From the entries below, copy exactly the lines from the one that contains "if $n + 6 = -752$?" through the one that contains "Answer: 8690", both included, and only those.

MATERIAL TO PROCESS section start

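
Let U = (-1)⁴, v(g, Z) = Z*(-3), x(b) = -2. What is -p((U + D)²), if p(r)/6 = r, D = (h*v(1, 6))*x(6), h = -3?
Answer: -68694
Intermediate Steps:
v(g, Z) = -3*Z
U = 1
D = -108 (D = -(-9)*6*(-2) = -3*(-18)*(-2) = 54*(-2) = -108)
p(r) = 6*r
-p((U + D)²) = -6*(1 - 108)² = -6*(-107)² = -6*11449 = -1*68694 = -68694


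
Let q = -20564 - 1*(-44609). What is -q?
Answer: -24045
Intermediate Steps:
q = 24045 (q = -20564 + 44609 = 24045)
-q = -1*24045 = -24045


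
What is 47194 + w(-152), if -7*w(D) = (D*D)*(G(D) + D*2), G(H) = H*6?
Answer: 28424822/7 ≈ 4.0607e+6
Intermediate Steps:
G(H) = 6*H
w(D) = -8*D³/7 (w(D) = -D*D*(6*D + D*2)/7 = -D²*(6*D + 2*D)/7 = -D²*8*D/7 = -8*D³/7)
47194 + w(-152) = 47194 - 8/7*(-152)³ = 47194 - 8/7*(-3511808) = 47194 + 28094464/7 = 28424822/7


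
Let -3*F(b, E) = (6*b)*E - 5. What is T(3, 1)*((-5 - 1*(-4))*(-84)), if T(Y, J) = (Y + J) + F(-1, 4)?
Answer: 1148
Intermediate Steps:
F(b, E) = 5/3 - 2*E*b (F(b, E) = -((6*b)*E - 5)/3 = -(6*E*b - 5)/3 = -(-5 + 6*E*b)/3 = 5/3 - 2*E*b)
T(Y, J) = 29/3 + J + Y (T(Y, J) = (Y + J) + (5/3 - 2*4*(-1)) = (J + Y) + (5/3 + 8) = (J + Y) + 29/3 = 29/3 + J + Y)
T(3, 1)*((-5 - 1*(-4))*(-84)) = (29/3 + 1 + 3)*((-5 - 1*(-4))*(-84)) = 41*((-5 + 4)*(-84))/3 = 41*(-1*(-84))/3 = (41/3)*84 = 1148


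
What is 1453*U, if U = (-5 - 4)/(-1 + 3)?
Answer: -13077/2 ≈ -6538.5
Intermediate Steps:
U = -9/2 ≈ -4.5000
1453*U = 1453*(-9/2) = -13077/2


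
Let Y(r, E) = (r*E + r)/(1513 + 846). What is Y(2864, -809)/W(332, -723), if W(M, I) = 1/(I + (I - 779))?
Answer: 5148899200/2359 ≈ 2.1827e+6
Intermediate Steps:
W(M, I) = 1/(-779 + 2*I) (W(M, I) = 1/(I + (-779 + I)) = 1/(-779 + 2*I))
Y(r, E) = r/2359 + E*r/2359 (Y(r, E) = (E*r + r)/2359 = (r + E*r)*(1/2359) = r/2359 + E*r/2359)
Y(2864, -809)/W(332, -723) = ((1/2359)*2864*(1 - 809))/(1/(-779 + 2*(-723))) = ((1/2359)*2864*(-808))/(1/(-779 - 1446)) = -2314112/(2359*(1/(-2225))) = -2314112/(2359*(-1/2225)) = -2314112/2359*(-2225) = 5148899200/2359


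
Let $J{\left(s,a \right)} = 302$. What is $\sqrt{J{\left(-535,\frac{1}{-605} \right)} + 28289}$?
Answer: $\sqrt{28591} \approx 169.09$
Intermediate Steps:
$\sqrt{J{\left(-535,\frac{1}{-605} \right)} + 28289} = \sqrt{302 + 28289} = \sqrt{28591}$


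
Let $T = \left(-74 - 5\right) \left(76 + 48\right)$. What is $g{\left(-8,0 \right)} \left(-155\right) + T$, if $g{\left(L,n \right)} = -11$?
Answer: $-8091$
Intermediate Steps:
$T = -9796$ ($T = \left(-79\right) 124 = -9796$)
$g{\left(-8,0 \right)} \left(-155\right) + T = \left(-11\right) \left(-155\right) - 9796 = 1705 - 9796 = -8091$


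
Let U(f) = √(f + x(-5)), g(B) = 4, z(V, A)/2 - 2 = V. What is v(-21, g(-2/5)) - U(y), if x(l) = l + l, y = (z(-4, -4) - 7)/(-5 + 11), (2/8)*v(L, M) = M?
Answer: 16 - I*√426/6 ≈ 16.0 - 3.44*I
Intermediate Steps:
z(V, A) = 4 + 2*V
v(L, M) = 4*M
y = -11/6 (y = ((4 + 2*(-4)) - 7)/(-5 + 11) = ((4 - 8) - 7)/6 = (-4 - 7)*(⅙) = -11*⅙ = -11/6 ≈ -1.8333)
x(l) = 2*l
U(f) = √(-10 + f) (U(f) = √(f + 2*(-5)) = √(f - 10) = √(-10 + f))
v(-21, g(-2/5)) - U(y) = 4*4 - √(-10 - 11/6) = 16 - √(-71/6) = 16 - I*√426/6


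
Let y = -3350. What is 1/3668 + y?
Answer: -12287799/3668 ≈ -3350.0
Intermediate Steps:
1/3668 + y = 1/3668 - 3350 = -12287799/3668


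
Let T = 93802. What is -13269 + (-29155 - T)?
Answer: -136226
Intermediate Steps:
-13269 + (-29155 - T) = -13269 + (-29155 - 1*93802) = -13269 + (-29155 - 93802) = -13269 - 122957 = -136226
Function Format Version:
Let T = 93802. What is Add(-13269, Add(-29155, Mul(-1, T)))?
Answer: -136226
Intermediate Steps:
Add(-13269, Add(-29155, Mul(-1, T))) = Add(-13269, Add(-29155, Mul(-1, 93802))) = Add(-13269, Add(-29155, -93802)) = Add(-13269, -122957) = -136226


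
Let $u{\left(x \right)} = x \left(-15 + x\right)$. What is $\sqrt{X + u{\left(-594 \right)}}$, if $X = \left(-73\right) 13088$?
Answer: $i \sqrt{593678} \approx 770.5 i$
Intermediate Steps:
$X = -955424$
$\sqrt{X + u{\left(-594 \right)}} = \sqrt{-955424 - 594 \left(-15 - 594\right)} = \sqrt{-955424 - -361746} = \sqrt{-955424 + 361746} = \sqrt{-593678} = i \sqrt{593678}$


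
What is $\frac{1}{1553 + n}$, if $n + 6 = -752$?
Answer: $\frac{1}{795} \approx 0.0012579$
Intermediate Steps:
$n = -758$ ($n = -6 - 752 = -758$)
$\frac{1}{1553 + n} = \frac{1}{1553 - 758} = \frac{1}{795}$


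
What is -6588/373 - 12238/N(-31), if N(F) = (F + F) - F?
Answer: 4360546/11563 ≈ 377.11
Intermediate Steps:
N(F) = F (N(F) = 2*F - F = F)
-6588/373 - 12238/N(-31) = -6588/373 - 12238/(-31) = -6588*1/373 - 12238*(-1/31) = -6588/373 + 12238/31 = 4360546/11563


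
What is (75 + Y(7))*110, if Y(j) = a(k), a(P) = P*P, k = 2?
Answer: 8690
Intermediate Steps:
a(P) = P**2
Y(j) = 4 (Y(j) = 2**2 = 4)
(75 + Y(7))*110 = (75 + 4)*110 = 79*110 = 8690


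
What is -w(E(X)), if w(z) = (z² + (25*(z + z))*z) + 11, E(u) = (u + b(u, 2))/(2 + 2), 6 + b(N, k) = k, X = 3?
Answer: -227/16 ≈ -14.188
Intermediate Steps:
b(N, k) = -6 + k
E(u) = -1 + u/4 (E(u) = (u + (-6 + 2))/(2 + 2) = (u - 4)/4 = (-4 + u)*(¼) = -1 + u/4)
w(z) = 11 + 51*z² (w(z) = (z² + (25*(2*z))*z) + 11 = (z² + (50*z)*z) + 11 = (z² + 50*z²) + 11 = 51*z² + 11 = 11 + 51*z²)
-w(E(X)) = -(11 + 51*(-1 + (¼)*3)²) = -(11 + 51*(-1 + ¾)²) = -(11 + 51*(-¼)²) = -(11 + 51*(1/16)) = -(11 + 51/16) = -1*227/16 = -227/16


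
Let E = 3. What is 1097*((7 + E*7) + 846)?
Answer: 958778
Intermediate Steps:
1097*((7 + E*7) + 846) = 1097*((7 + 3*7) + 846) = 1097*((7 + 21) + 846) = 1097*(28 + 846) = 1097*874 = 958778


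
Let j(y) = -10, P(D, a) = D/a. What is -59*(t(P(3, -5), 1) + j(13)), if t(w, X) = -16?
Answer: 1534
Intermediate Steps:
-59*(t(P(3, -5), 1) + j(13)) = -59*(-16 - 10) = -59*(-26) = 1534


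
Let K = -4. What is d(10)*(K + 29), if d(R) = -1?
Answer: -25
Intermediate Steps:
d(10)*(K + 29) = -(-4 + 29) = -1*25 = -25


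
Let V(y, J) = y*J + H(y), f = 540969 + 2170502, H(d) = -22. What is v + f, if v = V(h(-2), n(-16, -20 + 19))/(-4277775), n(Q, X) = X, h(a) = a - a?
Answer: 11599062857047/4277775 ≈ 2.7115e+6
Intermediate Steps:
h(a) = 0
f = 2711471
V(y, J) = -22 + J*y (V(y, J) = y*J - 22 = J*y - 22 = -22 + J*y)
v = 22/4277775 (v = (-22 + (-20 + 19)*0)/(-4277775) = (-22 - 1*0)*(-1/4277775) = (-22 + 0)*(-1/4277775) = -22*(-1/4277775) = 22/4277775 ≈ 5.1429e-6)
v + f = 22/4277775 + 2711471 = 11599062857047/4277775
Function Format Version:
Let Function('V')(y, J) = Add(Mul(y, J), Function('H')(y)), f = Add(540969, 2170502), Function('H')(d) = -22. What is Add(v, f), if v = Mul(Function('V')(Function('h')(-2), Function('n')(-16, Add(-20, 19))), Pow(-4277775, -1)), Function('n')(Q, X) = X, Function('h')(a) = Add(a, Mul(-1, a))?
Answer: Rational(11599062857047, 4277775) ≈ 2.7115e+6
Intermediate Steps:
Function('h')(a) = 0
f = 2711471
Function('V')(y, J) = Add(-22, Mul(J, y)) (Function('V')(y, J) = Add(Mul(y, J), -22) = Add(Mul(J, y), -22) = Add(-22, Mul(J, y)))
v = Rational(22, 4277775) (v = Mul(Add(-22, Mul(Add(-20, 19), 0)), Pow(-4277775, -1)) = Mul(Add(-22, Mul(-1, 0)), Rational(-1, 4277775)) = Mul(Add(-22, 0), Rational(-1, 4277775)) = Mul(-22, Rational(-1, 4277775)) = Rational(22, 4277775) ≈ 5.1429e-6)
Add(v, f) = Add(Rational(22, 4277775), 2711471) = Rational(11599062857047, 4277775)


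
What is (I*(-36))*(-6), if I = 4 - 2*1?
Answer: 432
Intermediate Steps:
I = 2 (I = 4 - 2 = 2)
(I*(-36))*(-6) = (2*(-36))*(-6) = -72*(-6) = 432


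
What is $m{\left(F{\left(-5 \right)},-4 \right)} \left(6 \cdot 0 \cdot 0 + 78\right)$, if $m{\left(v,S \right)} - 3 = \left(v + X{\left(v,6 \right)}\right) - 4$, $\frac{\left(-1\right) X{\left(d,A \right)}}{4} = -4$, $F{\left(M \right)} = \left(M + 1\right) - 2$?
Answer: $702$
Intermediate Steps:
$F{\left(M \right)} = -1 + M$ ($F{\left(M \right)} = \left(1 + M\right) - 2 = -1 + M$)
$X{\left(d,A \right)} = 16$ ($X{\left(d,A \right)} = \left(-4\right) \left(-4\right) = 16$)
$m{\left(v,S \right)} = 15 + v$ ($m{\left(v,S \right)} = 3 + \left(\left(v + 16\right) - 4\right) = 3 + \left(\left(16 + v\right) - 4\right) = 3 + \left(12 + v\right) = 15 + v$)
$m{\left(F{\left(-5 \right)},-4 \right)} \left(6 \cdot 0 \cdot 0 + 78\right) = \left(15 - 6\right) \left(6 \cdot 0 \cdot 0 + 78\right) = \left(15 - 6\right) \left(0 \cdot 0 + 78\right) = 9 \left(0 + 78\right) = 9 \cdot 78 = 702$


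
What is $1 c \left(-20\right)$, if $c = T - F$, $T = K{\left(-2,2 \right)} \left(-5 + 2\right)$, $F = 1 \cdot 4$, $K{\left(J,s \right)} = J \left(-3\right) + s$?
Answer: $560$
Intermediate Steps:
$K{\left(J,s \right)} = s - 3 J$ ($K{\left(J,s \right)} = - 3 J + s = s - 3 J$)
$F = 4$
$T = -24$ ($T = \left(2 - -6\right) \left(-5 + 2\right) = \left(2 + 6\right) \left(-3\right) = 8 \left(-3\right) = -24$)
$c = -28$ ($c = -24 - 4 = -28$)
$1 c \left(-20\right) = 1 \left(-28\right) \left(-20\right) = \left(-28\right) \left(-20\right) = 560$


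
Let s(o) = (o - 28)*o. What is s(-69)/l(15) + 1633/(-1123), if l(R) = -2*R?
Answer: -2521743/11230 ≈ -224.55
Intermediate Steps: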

MATERIAL TO PROCESS section end

• [WRITTEN ANSWER]:
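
What is $\frac{1}{1553 + n}$, if $n + 6 = -752$?
Answer: $\frac{1}{795} \approx 0.0012579$
Intermediate Steps:
$n = -758$ ($n = -6 - 752 = -758$)
$\frac{1}{1553 + n} = \frac{1}{1553 - 758} = \frac{1}{795}$


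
What is -6588/373 - 12238/N(-31), if N(F) = (F + F) - F?
Answer: 4360546/11563 ≈ 377.11
Intermediate Steps:
N(F) = F (N(F) = 2*F - F = F)
-6588/373 - 12238/N(-31) = -6588/373 - 12238/(-31) = -6588*1/373 - 12238*(-1/31) = -6588/373 + 12238/31 = 4360546/11563


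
What is (75 + Y(7))*110, if Y(j) = a(k), a(P) = P*P, k = 2?
Answer: 8690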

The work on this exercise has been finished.